Activity:
Within the records below, reproduce without change the lines from the line that has "If a process" through the line that has "r_k | -0.06", and only those.

========================

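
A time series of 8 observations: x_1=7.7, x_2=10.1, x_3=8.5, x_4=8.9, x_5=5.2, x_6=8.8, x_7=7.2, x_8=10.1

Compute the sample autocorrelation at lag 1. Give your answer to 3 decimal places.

-0.356

Mean x̄ = (7.7 + 10.1 + 8.5 + 8.9 + 5.2 + 8.8 + 7.2 + 10.1)/8 = 8.3125
Deviations from mean: -0.6125, 1.7875, 0.1875, 0.5875, -3.1125, 0.4875, -1.1125, 1.7875
Σ(x_t−x̄)(x_{t+1}−x̄) = (-1.0948) + (0.3352) + (0.1102) + (-1.8286) + (-1.5173) + (-0.5423) + (-1.9886) = -6.5264
Denominator Σ(x_t−x̄)² = 18.3088
r_1 = -6.5264 / 18.3088 = -0.356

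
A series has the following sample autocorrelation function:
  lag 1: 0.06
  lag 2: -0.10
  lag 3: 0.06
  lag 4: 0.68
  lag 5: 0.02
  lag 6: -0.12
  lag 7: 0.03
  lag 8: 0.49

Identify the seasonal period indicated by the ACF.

4

The largest autocorrelation is r_4 = 0.68, with a weaker echo at lag 8 (0.49); the remaining lags stay at or below 0.06.
The dominant spike at lag 4 indicates a seasonal period of 4.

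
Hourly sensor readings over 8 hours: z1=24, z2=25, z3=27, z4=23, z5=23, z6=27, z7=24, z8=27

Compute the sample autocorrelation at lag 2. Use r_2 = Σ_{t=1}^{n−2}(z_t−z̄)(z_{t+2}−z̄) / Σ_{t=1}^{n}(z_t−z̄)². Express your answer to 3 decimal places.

Mean z̄ = (24 + 25 + 27 + 23 + 23 + 27 + 24 + 27)/8 = 25.0000
Deviations from mean: -1.0000, 0.0000, 2.0000, -2.0000, -2.0000, 2.0000, -1.0000, 2.0000
Numerator Σ_{t=1}^{6}(z_t−z̄)(z_{t+2}−z̄) = -4.0000
Denominator Σ(z_t−z̄)² = 22.0000
r_2 = -4.0000 / 22.0000 = -0.182

-0.182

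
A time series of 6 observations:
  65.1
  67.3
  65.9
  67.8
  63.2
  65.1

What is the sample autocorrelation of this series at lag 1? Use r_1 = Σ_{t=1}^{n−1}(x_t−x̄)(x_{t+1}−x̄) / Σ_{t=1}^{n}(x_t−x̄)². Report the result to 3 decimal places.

-0.288

Mean x̄ = (65.1 + 67.3 + 65.9 + 67.8 + 63.2 + 65.1)/6 = 65.7333
Deviations from mean: -0.6333, 1.5667, 0.1667, 2.0667, -2.5333, -0.6333
Σ(x_t−x̄)(x_{t+1}−x̄) = (-0.9922) + (0.2611) + (0.3444) + (-5.2356) + (1.6044) = -4.0178
Denominator Σ(x_t−x̄)² = 13.9733
r_1 = -4.0178 / 13.9733 = -0.288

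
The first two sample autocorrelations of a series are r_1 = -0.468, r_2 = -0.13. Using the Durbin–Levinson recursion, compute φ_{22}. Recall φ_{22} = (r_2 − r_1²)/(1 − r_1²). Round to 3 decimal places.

-0.447

φ_{22} = (r_2 − r_1²) / (1 − r_1²)
r_1² = (-0.468)² = 0.219024
Numerator = -0.13 − 0.2190 = -0.3490; denominator = 1 − 0.2190 = 0.7810
φ_{22} = -0.3490 / 0.7810 = -0.447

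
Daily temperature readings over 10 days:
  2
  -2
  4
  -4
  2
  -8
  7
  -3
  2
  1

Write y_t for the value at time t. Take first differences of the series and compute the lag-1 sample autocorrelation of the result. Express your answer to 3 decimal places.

-0.887

First differences Δy: -4, 6, -8, 6, -10, 15, -10, 5, -1
Mean of differences = -0.1111
Numerator Σ(Δy_t−Δȳ)(Δy_{t+1}−Δȳ) = -534.5679
Denominator Σ(Δy_t−Δȳ)² = 602.8889
r_1(Δy) = -534.5679 / 602.8889 = -0.887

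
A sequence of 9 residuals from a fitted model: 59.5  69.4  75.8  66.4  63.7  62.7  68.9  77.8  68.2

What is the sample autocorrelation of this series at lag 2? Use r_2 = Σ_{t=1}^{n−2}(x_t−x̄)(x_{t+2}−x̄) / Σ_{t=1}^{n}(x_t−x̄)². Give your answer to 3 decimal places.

Mean x̄ = (59.5 + 69.4 + 75.8 + 66.4 + 63.7 + 62.7 + 68.9 + 77.8 + 68.2)/9 = 68.0444
Σ(x_t−x̄)(x_{t+2}−x̄) = (-66.2669) + (-2.2291) + (-33.6936) + (8.7886) + (-3.7169) + (-52.1380) + (0.1331) = -149.1228
Denominator Σ(x_t−x̄)² = 281.0622
r_2 = -149.1228 / 281.0622 = -0.531

-0.531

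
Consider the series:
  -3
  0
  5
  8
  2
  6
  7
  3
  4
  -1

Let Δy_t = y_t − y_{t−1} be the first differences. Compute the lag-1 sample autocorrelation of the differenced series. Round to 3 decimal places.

First differences Δy: 3, 5, 3, -6, 4, 1, -4, 1, -5
Mean of differences = 0.2222
Numerator Σ(Δy_t−Δȳ)(Δy_{t+1}−Δȳ) = -21.9383
Denominator Σ(Δy_t−Δȳ)² = 137.5556
r_1(Δy) = -21.9383 / 137.5556 = -0.159

-0.159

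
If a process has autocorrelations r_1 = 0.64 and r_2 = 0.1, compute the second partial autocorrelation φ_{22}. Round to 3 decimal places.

-0.524

φ_{22} = (r_2 − r_1²) / (1 − r_1²)
r_1² = (0.64)² = 0.4096
Numerator = 0.1 − 0.4096 = -0.3096; denominator = 1 − 0.4096 = 0.5904
φ_{22} = -0.3096 / 0.5904 = -0.524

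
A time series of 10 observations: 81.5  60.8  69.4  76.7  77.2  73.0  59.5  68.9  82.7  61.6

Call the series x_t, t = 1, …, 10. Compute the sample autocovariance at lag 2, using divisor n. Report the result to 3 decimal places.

-26.363

Mean x̄ = (81.5 + 60.8 + 69.4 + 76.7 + 77.2 + 73.0 + 59.5 + 68.9 + 82.7 + 61.6)/10 = 71.1300
Σ_{t=1}^{8}(x_t−x̄)(x_{t+2}−x̄) = -263.6348
γ_2 = -263.6348 / 10 = -26.363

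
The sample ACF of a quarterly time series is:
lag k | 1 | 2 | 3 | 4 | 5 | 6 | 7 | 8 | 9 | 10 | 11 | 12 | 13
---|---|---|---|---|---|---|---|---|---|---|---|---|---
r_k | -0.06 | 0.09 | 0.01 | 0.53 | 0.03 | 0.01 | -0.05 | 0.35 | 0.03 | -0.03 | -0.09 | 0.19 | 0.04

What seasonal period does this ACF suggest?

4

The largest autocorrelation is r_4 = 0.53, with weaker echoes at lags 8 (0.35) and 12 (0.19); the remaining lags stay at or below 0.09.
The dominant spike at lag 4 indicates a seasonal period of 4.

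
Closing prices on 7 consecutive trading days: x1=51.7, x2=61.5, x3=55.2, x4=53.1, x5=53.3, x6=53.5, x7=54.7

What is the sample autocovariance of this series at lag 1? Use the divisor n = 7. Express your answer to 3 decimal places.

-1.989

Mean x̄ = (51.7 + 61.5 + 55.2 + 53.1 + 53.3 + 53.5 + 54.7)/7 = 54.7143
Σ_{t=1}^{6}(x_t−x̄)(x_{t+1}−x̄) = -13.9245
γ_1 = -13.9245 / 7 = -1.989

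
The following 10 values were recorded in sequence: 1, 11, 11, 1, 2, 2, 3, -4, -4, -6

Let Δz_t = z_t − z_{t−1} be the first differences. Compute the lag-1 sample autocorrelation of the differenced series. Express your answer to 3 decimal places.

First differences Δz: 10, 0, -10, 1, 0, 1, -7, 0, -2
Mean of differences = -0.7778
Numerator Σ(Δz_t−Δz̄)(Δz_{t+1}−Δz̄) = -29.2716
Denominator Σ(Δz_t−Δz̄)² = 249.5556
r_1(Δz) = -29.2716 / 249.5556 = -0.117

-0.117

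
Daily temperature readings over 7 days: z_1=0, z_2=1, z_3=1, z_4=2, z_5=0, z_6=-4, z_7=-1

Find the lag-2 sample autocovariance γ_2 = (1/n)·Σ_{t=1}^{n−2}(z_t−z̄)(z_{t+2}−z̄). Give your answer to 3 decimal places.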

========================

Output below:
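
If a process has autocorrelations r_1 = 0.64 and r_2 = 0.1, compute the second partial autocorrelation φ_{22}. Round to 3 decimal places.

-0.524

φ_{22} = (r_2 − r_1²) / (1 − r_1²)
r_1² = (0.64)² = 0.4096
Numerator = 0.1 − 0.4096 = -0.3096; denominator = 1 − 0.4096 = 0.5904
φ_{22} = -0.3096 / 0.5904 = -0.524

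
A time series of 10 observations: 81.5  60.8  69.4  76.7  77.2  73.0  59.5  68.9  82.7  61.6

Call the series x_t, t = 1, …, 10. Compute the sample autocovariance at lag 2, using divisor n. Report the result to 3 decimal places.

-26.363

Mean x̄ = (81.5 + 60.8 + 69.4 + 76.7 + 77.2 + 73.0 + 59.5 + 68.9 + 82.7 + 61.6)/10 = 71.1300
Σ_{t=1}^{8}(x_t−x̄)(x_{t+2}−x̄) = -263.6348
γ_2 = -263.6348 / 10 = -26.363

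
The sample ACF of a quarterly time series is:
lag k | 1 | 2 | 3 | 4 | 5 | 6 | 7 | 8 | 9 | 10 | 11 | 12 | 13
---|---|---|---|---|---|---|---|---|---|---|---|---|---
r_k | -0.06 | 0.09 | 0.01 | 0.53 | 0.03 | 0.01 | -0.05 | 0.35 | 0.03 | -0.03 | -0.09 | 0.19 | 0.04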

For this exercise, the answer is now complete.